Lift out, unaltered, the lines of the material below between the line holding "13 9) * (1 6)| = 4" and the line holding "16 15)| = 30", counting both.
Supplied information below:
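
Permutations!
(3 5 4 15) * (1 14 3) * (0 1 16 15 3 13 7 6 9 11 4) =(0 1 14 13 7 6 9 11 4 3 5)(15 16) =[1, 14, 2, 5, 3, 0, 9, 6, 8, 11, 10, 4, 12, 7, 13, 16, 15]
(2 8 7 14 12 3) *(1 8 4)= (1 8 7 14 12 3 2 4)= [0, 8, 4, 2, 1, 5, 6, 14, 7, 9, 10, 11, 3, 13, 12]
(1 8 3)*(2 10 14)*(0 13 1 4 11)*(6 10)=[13, 8, 6, 4, 11, 5, 10, 7, 3, 9, 14, 0, 12, 1, 2]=(0 13 1 8 3 4 11)(2 6 10 14)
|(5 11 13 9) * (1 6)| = 4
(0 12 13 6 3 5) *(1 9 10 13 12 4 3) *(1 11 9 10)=(0 4 3 5)(1 10 13 6 11 9)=[4, 10, 2, 5, 3, 0, 11, 7, 8, 1, 13, 9, 12, 6]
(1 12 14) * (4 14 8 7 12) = (1 4 14)(7 12 8) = [0, 4, 2, 3, 14, 5, 6, 12, 7, 9, 10, 11, 8, 13, 1]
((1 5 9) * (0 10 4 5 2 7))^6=((0 10 4 5 9 1 2 7))^6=(0 2 9 4)(1 5 10 7)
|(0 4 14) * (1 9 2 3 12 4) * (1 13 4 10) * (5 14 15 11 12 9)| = |(0 13 4 15 11 12 10 1 5 14)(2 3 9)| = 30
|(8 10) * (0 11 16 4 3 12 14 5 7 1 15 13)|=12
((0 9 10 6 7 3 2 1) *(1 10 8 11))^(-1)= (0 1 11 8 9)(2 3 7 6 10)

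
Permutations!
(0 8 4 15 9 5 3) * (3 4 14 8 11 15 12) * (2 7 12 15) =[11, 1, 7, 0, 15, 4, 6, 12, 14, 5, 10, 2, 3, 13, 8, 9] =(0 11 2 7 12 3)(4 15 9 5)(8 14)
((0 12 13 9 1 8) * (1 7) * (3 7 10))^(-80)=(0 12 13 9 10 3 7 1 8)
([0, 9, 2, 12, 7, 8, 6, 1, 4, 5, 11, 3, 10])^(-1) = (1 7 4 8 5 9)(3 11 10 12)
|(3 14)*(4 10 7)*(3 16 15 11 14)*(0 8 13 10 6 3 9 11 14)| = |(0 8 13 10 7 4 6 3 9 11)(14 16 15)| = 30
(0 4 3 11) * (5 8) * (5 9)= (0 4 3 11)(5 8 9)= [4, 1, 2, 11, 3, 8, 6, 7, 9, 5, 10, 0]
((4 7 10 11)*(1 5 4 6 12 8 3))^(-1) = (1 3 8 12 6 11 10 7 4 5)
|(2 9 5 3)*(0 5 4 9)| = |(0 5 3 2)(4 9)| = 4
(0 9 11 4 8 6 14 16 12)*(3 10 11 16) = [9, 1, 2, 10, 8, 5, 14, 7, 6, 16, 11, 4, 0, 13, 3, 15, 12] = (0 9 16 12)(3 10 11 4 8 6 14)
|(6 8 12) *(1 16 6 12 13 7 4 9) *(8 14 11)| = |(1 16 6 14 11 8 13 7 4 9)| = 10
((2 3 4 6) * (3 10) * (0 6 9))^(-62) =(0 6 2 10 3 4 9)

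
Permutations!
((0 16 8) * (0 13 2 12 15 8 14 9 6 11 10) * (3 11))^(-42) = (0 11 6 14)(2 8 12 13 15)(3 9 16 10)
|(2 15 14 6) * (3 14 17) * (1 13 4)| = |(1 13 4)(2 15 17 3 14 6)| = 6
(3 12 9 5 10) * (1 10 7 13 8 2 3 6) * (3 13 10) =(1 3 12 9 5 7 10 6)(2 13 8) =[0, 3, 13, 12, 4, 7, 1, 10, 2, 5, 6, 11, 9, 8]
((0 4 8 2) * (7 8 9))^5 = ((0 4 9 7 8 2))^5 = (0 2 8 7 9 4)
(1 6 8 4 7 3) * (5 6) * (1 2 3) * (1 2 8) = (1 5 6)(2 3 8 4 7) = [0, 5, 3, 8, 7, 6, 1, 2, 4]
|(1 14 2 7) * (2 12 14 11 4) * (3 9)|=10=|(1 11 4 2 7)(3 9)(12 14)|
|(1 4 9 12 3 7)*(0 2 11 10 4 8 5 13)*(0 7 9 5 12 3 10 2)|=8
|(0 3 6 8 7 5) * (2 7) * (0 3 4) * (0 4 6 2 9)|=|(0 6 8 9)(2 7 5 3)|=4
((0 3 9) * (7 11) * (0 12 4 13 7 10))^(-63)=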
End of Supplied information.
:: Answer ::
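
|(5 11 13 9) * (1 6)| = 4
(0 12 13 6 3 5) *(1 9 10 13 12 4 3) *(1 11 9 10)=(0 4 3 5)(1 10 13 6 11 9)=[4, 10, 2, 5, 3, 0, 11, 7, 8, 1, 13, 9, 12, 6]
(1 12 14) * (4 14 8 7 12) = (1 4 14)(7 12 8) = [0, 4, 2, 3, 14, 5, 6, 12, 7, 9, 10, 11, 8, 13, 1]
((1 5 9) * (0 10 4 5 2 7))^6=((0 10 4 5 9 1 2 7))^6=(0 2 9 4)(1 5 10 7)
|(0 4 14) * (1 9 2 3 12 4) * (1 13 4 10) * (5 14 15 11 12 9)| = |(0 13 4 15 11 12 10 1 5 14)(2 3 9)| = 30
|(8 10) * (0 11 16 4 3 12 14 5 7 1 15 13)|=12
((0 9 10 6 7 3 2 1) *(1 10 8 11))^(-1)= (0 1 11 8 9)(2 3 7 6 10)

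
Permutations!
(0 8 4 15 9 5 3) * (3 4 14 8 11 15 12) * (2 7 12 15) =[11, 1, 7, 0, 15, 4, 6, 12, 14, 5, 10, 2, 3, 13, 8, 9] =(0 11 2 7 12 3)(4 15 9 5)(8 14)
((0 12 13 9 1 8) * (1 7) * (3 7 10))^(-80)=(0 12 13 9 10 3 7 1 8)
([0, 9, 2, 12, 7, 8, 6, 1, 4, 5, 11, 3, 10])^(-1) = (1 7 4 8 5 9)(3 11 10 12)
|(3 14)*(4 10 7)*(3 16 15 11 14)*(0 8 13 10 6 3 9 11 14)| = |(0 8 13 10 7 4 6 3 9 11)(14 16 15)| = 30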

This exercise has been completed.